From the line containing "(5·x - 3·y + 6)·(-5·y - x - 3)" to the last line of the records, please reproduce every line exactly and nothing more.

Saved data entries
^^^^^^^^

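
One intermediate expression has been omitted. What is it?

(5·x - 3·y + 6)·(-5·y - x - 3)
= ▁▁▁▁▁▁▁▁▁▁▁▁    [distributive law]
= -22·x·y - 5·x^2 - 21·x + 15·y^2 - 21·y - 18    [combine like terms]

Applying distributive law to the line above:

-25·x·y - 5·x^2 - 15·x + 15·y^2 + 3·x·y + 9·y - 30·y - 6·x - 18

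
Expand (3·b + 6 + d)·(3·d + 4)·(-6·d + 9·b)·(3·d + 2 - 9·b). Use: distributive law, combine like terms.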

^^^^^^^^

* Output of the exercise
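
(5·x - 3·y + 6)·(-5·y - x - 3)
= ▁▁▁▁▁▁▁▁▁▁▁▁    [distributive law]
= -22·x·y - 5·x^2 - 21·x + 15·y^2 - 21·y - 18    [combine like terms]

Applying distributive law to the line above:

-25·x·y - 5·x^2 - 15·x + 15·y^2 + 3·x·y + 9·y - 30·y - 6·x - 18

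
Expand (3·b + 6 + d)·(3·d + 4)·(-6·d + 9·b)·(3·d + 2 - 9·b). Use: distributive law, combine like terms.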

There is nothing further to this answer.